Stored items:
[Start of section]

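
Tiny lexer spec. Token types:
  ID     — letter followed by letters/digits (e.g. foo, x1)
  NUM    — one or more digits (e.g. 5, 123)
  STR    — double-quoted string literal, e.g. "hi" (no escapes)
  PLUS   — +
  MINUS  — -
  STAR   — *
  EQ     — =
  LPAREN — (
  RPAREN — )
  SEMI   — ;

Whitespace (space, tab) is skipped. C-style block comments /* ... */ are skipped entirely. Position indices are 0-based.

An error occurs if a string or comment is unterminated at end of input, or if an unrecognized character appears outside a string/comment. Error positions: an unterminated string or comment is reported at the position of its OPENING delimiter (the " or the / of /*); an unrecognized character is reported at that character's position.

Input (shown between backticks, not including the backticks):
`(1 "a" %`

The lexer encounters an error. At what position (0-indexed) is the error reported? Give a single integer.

Answer: 7

Derivation:
pos=0: emit LPAREN '('
pos=1: emit NUM '1' (now at pos=2)
pos=3: enter STRING mode
pos=3: emit STR "a" (now at pos=6)
pos=7: ERROR — unrecognized char '%'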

[End of section]

Aim of the task:
Go through the entries above and count each line that contains the string "digits". Reply only with the total.

Completed exercise:
2